*Dataset excerpts*:
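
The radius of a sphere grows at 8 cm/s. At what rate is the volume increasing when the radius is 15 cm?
7200π cm³/s

V = (4/3)πr³
dV/dt = dV/dr · dr/dt = 4πr² · 8
At r = 15: dV/dt = 7200π cm³/s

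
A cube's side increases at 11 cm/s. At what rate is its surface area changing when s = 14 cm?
1848 cm²/s

A = 6s²
dA/dt = 12s · ds/dt = 12·14·11 = 1848 cm²/s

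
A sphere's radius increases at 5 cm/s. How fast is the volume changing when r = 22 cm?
9680π cm³/s

V = (4/3)πr³
dV/dt = dV/dr · dr/dt = 4πr² · 5
At r = 22: dV/dt = 9680π cm³/s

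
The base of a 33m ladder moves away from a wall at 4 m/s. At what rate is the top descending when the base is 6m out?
8√13/39 ≈ 0.7396 m/s

x² + y² = 33²
2x·dx/dt + 2y·dy/dt = 0
dy/dt = -x/y · dx/dt = -6/(9√13) · 4 = -8√13/39 m/s
The top is descending at 8√13/39 ≈ 0.7396 m/s.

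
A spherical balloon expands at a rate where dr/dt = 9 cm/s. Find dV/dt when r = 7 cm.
1764π cm³/s

V = (4/3)πr³
dV/dt = dV/dr · dr/dt = 4πr² · 9
At r = 7: dV/dt = 1764π cm³/s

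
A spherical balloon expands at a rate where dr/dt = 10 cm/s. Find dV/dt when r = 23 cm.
21160π cm³/s

V = (4/3)πr³
dV/dt = dV/dr · dr/dt = 4πr² · 10
At r = 23: dV/dt = 21160π cm³/s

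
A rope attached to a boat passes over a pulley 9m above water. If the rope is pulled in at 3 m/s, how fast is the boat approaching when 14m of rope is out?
42√115/115 ≈ 3.917 m/s

rope² = x² + 9²
x = √(14² - 9²) = √115
dx/dt = (rope/x) · d(rope)/dt = (14/√115) · (-3) = -42√115/115 m/s
The boat approaches at 42√115/115 ≈ 3.917 m/s.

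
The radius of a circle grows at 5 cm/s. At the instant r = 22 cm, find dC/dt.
10π cm/s

C = 2πr
dC/dt = 2π · dr/dt = 2π · 5 = 10π cm/s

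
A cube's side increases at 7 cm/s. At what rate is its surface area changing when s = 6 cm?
504 cm²/s

A = 6s²
dA/dt = 12s · ds/dt = 12·6·7 = 504 cm²/s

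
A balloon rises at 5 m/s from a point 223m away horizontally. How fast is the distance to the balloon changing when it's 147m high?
735√71338/71338 ≈ 2.752 m/s

z² = 223² + y²
z = √(223² + 147²) = √71338
dz/dt = y/z · dy/dt = 147/√71338 · 5 = 735√71338/71338 ≈ 2.752 m/s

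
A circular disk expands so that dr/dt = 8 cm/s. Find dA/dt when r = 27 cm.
432π cm²/s

A = πr²
dA/dt = 2πr · dr/dt = 2π(27)(8) = 432π cm²/s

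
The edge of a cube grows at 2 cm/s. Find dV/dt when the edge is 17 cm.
1734 cm³/s

V = s³
dV/dt = 3s² · ds/dt = 3·17²·2 = 1734 cm³/s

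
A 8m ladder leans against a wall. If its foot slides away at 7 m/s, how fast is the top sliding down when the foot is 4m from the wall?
7√3/3 ≈ 4.041 m/s

x² + y² = 8²
2x·dx/dt + 2y·dy/dt = 0
dy/dt = -x/y · dx/dt = -4/(4√3) · 7 = -7√3/3 m/s
The top is descending at 7√3/3 ≈ 4.041 m/s.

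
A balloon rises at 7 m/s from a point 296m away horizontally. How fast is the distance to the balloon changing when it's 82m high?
287√23585/23585 ≈ 1.869 m/s

z² = 296² + y²
z = √(296² + 82²) = 2√23585
dz/dt = y/z · dy/dt = 82/(2√23585) · 7 = 287√23585/23585 ≈ 1.869 m/s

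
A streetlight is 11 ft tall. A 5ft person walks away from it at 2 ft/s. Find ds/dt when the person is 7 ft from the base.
5/3 ft/s

By similar triangles: 11/(x+s) = 5/s
Solving: s = 5x/6
ds/dt = 5/6 · dx/dt = 5/6 · 2 = 5/3 ft/s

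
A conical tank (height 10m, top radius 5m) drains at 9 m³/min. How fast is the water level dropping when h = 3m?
4/π ≈ 1.273 m/min

r/h = 5/10, so r = (1/2)h
V = (1/3)πr²h = (1/3)π((1/2)h)²h = (1/12)πh³
dV/dh = (1/4)πh²
dh/dt = (dV/dt)/(dV/dh) = -9/((1/4)π·3²) = -4/π m/min
The level is dropping at 4/π ≈ 1.273 m/min.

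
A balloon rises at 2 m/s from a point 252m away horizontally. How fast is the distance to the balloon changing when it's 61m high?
122√2689/13445 ≈ 0.4705 m/s

z² = 252² + y²
z = √(252² + 61²) = 5√2689
dz/dt = y/z · dy/dt = 61/(5√2689) · 2 = 122√2689/13445 ≈ 0.4705 m/s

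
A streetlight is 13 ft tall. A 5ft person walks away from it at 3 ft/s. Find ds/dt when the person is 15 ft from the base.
15/8 ft/s

By similar triangles: 13/(x+s) = 5/s
Solving: s = 5x/8
ds/dt = 5/8 · dx/dt = 5/8 · 3 = 15/8 ft/s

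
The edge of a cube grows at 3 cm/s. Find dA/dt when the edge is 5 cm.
180 cm²/s

A = 6s²
dA/dt = 12s · ds/dt = 12·5·3 = 180 cm²/s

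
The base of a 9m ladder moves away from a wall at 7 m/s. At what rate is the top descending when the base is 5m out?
5√14/4 ≈ 4.677 m/s

x² + y² = 9²
2x·dx/dt + 2y·dy/dt = 0
dy/dt = -x/y · dx/dt = -5/(2√14) · 7 = -5√14/4 m/s
The top is descending at 5√14/4 ≈ 4.677 m/s.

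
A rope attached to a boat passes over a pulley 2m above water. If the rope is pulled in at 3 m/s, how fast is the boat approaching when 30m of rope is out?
45√14/56 ≈ 3.007 m/s

rope² = x² + 2²
x = √(30² - 2²) = 8√14
dx/dt = (rope/x) · d(rope)/dt = (30/(8√14)) · (-3) = -45√14/56 m/s
The boat approaches at 45√14/56 ≈ 3.007 m/s.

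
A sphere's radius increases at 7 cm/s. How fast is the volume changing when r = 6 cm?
1008π cm³/s

V = (4/3)πr³
dV/dt = dV/dr · dr/dt = 4πr² · 7
At r = 6: dV/dt = 1008π cm³/s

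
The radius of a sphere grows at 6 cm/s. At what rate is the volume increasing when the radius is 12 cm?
3456π cm³/s

V = (4/3)πr³
dV/dt = dV/dr · dr/dt = 4πr² · 6
At r = 12: dV/dt = 3456π cm³/s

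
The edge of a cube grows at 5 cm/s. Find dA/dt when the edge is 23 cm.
1380 cm²/s

A = 6s²
dA/dt = 12s · ds/dt = 12·23·5 = 1380 cm²/s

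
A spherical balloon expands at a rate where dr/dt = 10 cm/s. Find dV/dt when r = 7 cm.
1960π cm³/s

V = (4/3)πr³
dV/dt = dV/dr · dr/dt = 4πr² · 10
At r = 7: dV/dt = 1960π cm³/s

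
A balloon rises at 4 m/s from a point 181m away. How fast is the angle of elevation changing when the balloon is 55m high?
0.020231 rad/s

tan(θ) = y/181
sec²(θ) · dθ/dt = (1/181) · dy/dt
dθ/dt = cos²(θ)/181 · 4 = 181/(181² + 55²) · 4
dθ/dt = 0.020231 rad/s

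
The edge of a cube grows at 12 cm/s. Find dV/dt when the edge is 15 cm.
8100 cm³/s

V = s³
dV/dt = 3s² · ds/dt = 3·15²·12 = 8100 cm³/s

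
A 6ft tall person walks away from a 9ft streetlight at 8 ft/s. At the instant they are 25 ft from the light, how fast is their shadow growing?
16 ft/s

By similar triangles: 9/(x+s) = 6/s
Solving: s = 6x/3
ds/dt = 6/3 · dx/dt = 2 · 8 = 16 ft/s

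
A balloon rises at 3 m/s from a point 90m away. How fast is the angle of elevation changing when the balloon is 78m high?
0.019036 rad/s

tan(θ) = y/90
sec²(θ) · dθ/dt = (1/90) · dy/dt
dθ/dt = cos²(θ)/90 · 3 = 90/(90² + 78²) · 3
dθ/dt = 0.019036 rad/s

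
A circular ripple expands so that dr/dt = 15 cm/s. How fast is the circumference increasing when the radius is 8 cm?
30π cm/s

C = 2πr
dC/dt = 2π · dr/dt = 2π · 15 = 30π cm/s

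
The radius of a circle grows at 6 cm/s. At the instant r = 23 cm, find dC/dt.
12π cm/s

C = 2πr
dC/dt = 2π · dr/dt = 2π · 6 = 12π cm/s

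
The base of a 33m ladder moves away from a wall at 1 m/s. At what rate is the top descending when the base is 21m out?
7√2/12 ≈ 0.825 m/s

x² + y² = 33²
2x·dx/dt + 2y·dy/dt = 0
dy/dt = -x/y · dx/dt = -21/(18√2) · 1 = -7√2/12 m/s
The top is descending at 7√2/12 ≈ 0.825 m/s.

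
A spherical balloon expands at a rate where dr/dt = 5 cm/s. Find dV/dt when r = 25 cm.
12500π cm³/s

V = (4/3)πr³
dV/dt = dV/dr · dr/dt = 4πr² · 5
At r = 25: dV/dt = 12500π cm³/s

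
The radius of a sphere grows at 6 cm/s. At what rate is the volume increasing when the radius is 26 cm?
16224π cm³/s

V = (4/3)πr³
dV/dt = dV/dr · dr/dt = 4πr² · 6
At r = 26: dV/dt = 16224π cm³/s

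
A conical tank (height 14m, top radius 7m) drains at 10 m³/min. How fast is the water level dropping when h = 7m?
40/(49π) ≈ 0.2598 m/min

r/h = 7/14, so r = (1/2)h
V = (1/3)πr²h = (1/3)π((1/2)h)²h = (1/12)πh³
dV/dh = (1/4)πh²
dh/dt = (dV/dt)/(dV/dh) = -10/((1/4)π·7²) = -40/(49π) m/min
The level is dropping at 40/(49π) ≈ 0.2598 m/min.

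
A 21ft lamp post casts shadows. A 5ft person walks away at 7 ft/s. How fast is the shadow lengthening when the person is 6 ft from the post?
35/16 ft/s

By similar triangles: 21/(x+s) = 5/s
Solving: s = 5x/16
ds/dt = 5/16 · dx/dt = 5/16 · 7 = 35/16 ft/s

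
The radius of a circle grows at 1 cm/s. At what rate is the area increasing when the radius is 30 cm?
60π cm²/s

A = πr²
dA/dt = 2πr · dr/dt = 2π(30)(1) = 60π cm²/s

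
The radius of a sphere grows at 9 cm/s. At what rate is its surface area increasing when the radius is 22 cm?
1584π cm²/s

S = 4πr²
dS/dt = dS/dr · dr/dt = 8πr · 9
At r = 22: dS/dt = 1584π cm²/s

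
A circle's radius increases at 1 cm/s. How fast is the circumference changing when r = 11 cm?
2π cm/s

C = 2πr
dC/dt = 2π · dr/dt = 2π · 1 = 2π cm/s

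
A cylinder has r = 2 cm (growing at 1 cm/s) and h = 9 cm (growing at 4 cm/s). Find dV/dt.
52π cm³/s

V = πr²h
dV/dt = 2πrh·dr/dt + πr²·dh/dt
= 2π(2)(9)(1) + π(2)²(4)
= 52π cm³/s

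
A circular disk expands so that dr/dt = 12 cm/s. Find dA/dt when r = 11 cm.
264π cm²/s

A = πr²
dA/dt = 2πr · dr/dt = 2π(11)(12) = 264π cm²/s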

*Activity*: Exactly the lines from the one containing "A circular disk expands so that dr/dt = 12" through the end of the records should be reproduced, and no others.

*Answer for this exercise*:
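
A circular disk expands so that dr/dt = 12 cm/s. Find dA/dt when r = 11 cm.
264π cm²/s

A = πr²
dA/dt = 2πr · dr/dt = 2π(11)(12) = 264π cm²/s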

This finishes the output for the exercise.